Start of Record set
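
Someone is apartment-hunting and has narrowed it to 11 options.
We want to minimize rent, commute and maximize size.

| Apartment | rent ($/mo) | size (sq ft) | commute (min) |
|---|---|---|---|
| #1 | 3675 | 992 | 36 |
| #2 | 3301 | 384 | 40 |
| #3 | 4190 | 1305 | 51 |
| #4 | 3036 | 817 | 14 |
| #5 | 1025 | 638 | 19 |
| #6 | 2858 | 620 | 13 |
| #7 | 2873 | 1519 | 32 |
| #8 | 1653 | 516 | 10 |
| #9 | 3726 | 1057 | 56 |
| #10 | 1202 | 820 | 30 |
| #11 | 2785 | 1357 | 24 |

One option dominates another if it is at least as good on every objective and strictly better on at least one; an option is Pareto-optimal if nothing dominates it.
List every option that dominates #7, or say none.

#1: worse on rent (3675 vs 2873).
#2: worse on rent (3301 vs 2873).
#3: worse on rent (4190 vs 2873).
#4: worse on rent (3036 vs 2873).
#5: worse on size (638 vs 1519).
#6: worse on size (620 vs 1519).
#8: worse on size (516 vs 1519).
#9: worse on rent (3726 vs 2873).
#10: worse on size (820 vs 1519).
#11: worse on size (1357 vs 1519).
No option dominates #7.

none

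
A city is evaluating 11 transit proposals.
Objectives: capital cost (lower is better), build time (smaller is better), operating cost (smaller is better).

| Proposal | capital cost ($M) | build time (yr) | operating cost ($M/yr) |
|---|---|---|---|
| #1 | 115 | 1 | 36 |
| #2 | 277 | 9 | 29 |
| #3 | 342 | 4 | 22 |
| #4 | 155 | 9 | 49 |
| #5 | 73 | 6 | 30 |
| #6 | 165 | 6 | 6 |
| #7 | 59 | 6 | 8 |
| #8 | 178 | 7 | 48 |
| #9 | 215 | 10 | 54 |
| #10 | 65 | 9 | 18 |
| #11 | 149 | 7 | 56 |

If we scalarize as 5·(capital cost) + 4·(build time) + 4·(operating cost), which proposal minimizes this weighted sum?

#7

#1: 5·115 + 4·1 + 4·36 = 723
#2: 5·277 + 4·9 + 4·29 = 1537
#3: 5·342 + 4·4 + 4·22 = 1814
#4: 5·155 + 4·9 + 4·49 = 1007
#5: 5·73 + 4·6 + 4·30 = 509
#6: 5·165 + 4·6 + 4·6 = 873
#7: 5·59 + 4·6 + 4·8 = 351
#8: 5·178 + 4·7 + 4·48 = 1110
#9: 5·215 + 4·10 + 4·54 = 1331
#10: 5·65 + 4·9 + 4·18 = 433
#11: 5·149 + 4·7 + 4·56 = 997
Lowest: #7 at 351.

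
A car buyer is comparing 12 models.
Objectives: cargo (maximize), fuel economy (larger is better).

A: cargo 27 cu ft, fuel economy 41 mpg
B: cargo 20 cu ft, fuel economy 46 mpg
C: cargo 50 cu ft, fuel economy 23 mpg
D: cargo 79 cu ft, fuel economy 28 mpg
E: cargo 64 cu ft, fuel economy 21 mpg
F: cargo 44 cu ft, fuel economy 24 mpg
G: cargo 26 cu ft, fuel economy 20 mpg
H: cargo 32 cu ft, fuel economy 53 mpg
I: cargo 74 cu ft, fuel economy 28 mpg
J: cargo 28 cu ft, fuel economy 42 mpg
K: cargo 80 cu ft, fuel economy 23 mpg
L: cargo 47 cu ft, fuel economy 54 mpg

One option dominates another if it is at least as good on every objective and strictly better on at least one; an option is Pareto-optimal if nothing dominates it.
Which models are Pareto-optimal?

D, K, L

A: dominated by H (cargo 32≥27, fuel economy 53≥41).
B: dominated by H (cargo 32≥20, fuel economy 53≥46).
C: dominated by D (cargo 79≥50, fuel economy 28≥23).
D: not dominated.
E: dominated by D (cargo 79≥64, fuel economy 28≥21).
F: dominated by D (cargo 79≥44, fuel economy 28≥24).
G: dominated by A (cargo 27≥26, fuel economy 41≥20).
H: dominated by L (cargo 47≥32, fuel economy 54≥53).
I: dominated by D (cargo 79≥74, fuel economy 28≥28).
J: dominated by H (cargo 32≥28, fuel economy 53≥42).
K: not dominated (best cargo).
L: not dominated (best fuel economy).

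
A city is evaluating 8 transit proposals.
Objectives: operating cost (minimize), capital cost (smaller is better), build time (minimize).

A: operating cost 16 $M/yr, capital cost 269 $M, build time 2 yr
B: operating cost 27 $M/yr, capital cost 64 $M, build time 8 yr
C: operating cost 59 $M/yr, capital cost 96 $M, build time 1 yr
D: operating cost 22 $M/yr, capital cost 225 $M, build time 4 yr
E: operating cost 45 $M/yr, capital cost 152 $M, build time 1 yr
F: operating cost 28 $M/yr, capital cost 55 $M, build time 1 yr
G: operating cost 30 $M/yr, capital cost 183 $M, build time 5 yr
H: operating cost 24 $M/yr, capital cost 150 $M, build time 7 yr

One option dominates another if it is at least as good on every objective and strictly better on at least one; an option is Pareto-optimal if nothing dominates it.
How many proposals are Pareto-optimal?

5

A: not dominated (best operating cost).
B: not dominated.
C: dominated by F (operating cost 28≤59, capital cost 55≤96, build time 1≤1).
D: not dominated.
E: dominated by F (operating cost 28≤45, capital cost 55≤152, build time 1≤1).
F: not dominated (best capital cost).
G: dominated by F (operating cost 28≤30, capital cost 55≤183, build time 1≤5).
H: not dominated.
Pareto-optimal: A, B, D, F, H → 5.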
End of Record set
#### Task item:
Where does the word "smaller" appear in the listing above? Copy every line that holds it.

#### Written solution:
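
Objectives: capital cost (lower is better), build time (smaller is better), operating cost (smaller is better).
Objectives: operating cost (minimize), capital cost (smaller is better), build time (minimize).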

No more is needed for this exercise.